[Opening DATA FOR THIS EXERCISE section]
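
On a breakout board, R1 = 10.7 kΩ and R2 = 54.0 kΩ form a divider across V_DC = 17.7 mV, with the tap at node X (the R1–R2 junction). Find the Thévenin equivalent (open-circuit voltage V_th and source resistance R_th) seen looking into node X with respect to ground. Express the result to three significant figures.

V_th ≈ 14.8 mV, R_th ≈ 8.93 kΩ

Open-circuit (no load on X): V_th = V_DC · R2/(R1 + R2) = 17.7 × 54.0/(10.70 + 54.0) = 14.77 mV.
Looking into X with the source shorted: R_th = R1·R2/(R1+R2) = 10.70 × 54.0/64.70 = 8.930 kΩ.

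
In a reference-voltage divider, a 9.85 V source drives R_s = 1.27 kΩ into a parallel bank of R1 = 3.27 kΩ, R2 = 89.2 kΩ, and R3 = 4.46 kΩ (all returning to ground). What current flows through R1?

Parallel bank: R_p = 1/(1/3.27 + 1/89.2 + 1/4.46) = 1.848 kΩ.
Node voltage V_A = V_in · R_p/(R_s + R_p) = 9.85 × 0.5926 = 5.837 V.
I(R1) = V_A / R1 = 5.837/3.27 = 1.785 mA.

I ≈ 1.79 mA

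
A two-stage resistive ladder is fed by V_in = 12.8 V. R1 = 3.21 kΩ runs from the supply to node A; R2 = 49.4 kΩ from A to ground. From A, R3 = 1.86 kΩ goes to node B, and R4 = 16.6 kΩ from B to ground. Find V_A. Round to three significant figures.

Node A sees R2 in parallel with the series input of stage 2, R3 + R4 = 18.46 kΩ.
Effective lower resistance at A: R2 ‖ 18.46 = 13.44 kΩ.
So V_A = 12.8 × 0.8072 = 10.33 V.

V_A ≈ 10.3 V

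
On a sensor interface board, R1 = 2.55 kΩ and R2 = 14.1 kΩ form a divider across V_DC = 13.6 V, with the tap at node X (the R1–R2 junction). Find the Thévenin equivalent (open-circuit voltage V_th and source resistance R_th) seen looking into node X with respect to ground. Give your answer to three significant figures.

V_th is the unloaded tap voltage: V_DC · R2/(R1+R2) = 13.6 × 0.8468 = 11.52 V.
Looking into X with the source shorted: R_th = R1·R2/(R1+R2) = 2.550 × 14.1/16.65 = 2.159 kΩ.

V_th ≈ 11.5 V, R_th ≈ 2.16 kΩ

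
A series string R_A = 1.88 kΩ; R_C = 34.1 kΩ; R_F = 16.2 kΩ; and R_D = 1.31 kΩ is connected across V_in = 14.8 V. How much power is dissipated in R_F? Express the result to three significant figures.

P ≈ 1.24 mW

The common current is I = 14.8/53.49 = 0.2767 mA.
P = I²R = 0.07656 × 16.2 = 1.240 mW.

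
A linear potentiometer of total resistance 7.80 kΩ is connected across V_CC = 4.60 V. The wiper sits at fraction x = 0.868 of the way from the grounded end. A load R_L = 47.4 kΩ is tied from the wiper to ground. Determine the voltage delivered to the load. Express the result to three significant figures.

The pot divides into 1.030 kΩ above the wiper and 6.770 kΩ below.
Lower segment in parallel with the load: 6.770 ‖ 47.4 = 5.924 kΩ.
Loaded-divider output: V_out = 4.60 × 0.8519 = 3.919 V.
(Unloaded: V_out = x·V_CC = 3.99 V.)

V_out ≈ 3.92 V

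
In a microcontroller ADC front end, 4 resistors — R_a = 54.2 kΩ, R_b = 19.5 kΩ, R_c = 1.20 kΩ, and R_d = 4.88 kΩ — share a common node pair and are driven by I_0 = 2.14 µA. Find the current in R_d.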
[Closing DATA FOR THIS EXERCISE section]
**WORK REQUEST:** From the first line to the last, transcribe the data exactly.

**EXERCISE ANSWER:**
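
On a breakout board, R1 = 10.7 kΩ and R2 = 54.0 kΩ form a divider across V_DC = 17.7 mV, with the tap at node X (the R1–R2 junction). Find the Thévenin equivalent (open-circuit voltage V_th and source resistance R_th) seen looking into node X with respect to ground. Express the result to three significant figures.

V_th ≈ 14.8 mV, R_th ≈ 8.93 kΩ

Open-circuit (no load on X): V_th = V_DC · R2/(R1 + R2) = 17.7 × 54.0/(10.70 + 54.0) = 14.77 mV.
Looking into X with the source shorted: R_th = R1·R2/(R1+R2) = 10.70 × 54.0/64.70 = 8.930 kΩ.

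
In a reference-voltage divider, a 9.85 V source drives R_s = 1.27 kΩ into a parallel bank of R1 = 3.27 kΩ, R2 = 89.2 kΩ, and R3 = 4.46 kΩ (all returning to ground). What current flows through R1?

Parallel bank: R_p = 1/(1/3.27 + 1/89.2 + 1/4.46) = 1.848 kΩ.
Node voltage V_A = V_in · R_p/(R_s + R_p) = 9.85 × 0.5926 = 5.837 V.
I(R1) = V_A / R1 = 5.837/3.27 = 1.785 mA.

I ≈ 1.79 mA

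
A two-stage resistive ladder is fed by V_in = 12.8 V. R1 = 3.21 kΩ runs from the supply to node A; R2 = 49.4 kΩ from A to ground. From A, R3 = 1.86 kΩ goes to node B, and R4 = 16.6 kΩ from B to ground. Find V_A. Round to three significant figures.

Node A sees R2 in parallel with the series input of stage 2, R3 + R4 = 18.46 kΩ.
Effective lower resistance at A: R2 ‖ 18.46 = 13.44 kΩ.
So V_A = 12.8 × 0.8072 = 10.33 V.

V_A ≈ 10.3 V

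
On a sensor interface board, R1 = 2.55 kΩ and R2 = 14.1 kΩ form a divider across V_DC = 13.6 V, with the tap at node X (the R1–R2 junction). Find the Thévenin equivalent (open-circuit voltage V_th and source resistance R_th) seen looking into node X with respect to ground. Give your answer to three significant figures.

V_th is the unloaded tap voltage: V_DC · R2/(R1+R2) = 13.6 × 0.8468 = 11.52 V.
Looking into X with the source shorted: R_th = R1·R2/(R1+R2) = 2.550 × 14.1/16.65 = 2.159 kΩ.

V_th ≈ 11.5 V, R_th ≈ 2.16 kΩ

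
A series string R_A = 1.88 kΩ; R_C = 34.1 kΩ; R_F = 16.2 kΩ; and R_D = 1.31 kΩ is connected across V_in = 14.8 V. How much power is dissipated in R_F? Express the result to three significant figures.

P ≈ 1.24 mW

The common current is I = 14.8/53.49 = 0.2767 mA.
P = I²R = 0.07656 × 16.2 = 1.240 mW.

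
A linear potentiometer of total resistance 7.80 kΩ is connected across V_CC = 4.60 V. The wiper sits at fraction x = 0.868 of the way from the grounded end. A load R_L = 47.4 kΩ is tied from the wiper to ground. Determine the voltage delivered to the load. Express the result to three significant figures.

The pot divides into 1.030 kΩ above the wiper and 6.770 kΩ below.
Lower segment in parallel with the load: 6.770 ‖ 47.4 = 5.924 kΩ.
Loaded-divider output: V_out = 4.60 × 0.8519 = 3.919 V.
(Unloaded: V_out = x·V_CC = 3.99 V.)

V_out ≈ 3.92 V

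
In a microcontroller ADC front end, 4 resistors — R_a = 54.2 kΩ, R_b = 19.5 kΩ, R_c = 1.20 kΩ, and R_d = 4.88 kΩ — share a common node pair and are driven by I_0 = 2.14 µA. Find the current in R_d.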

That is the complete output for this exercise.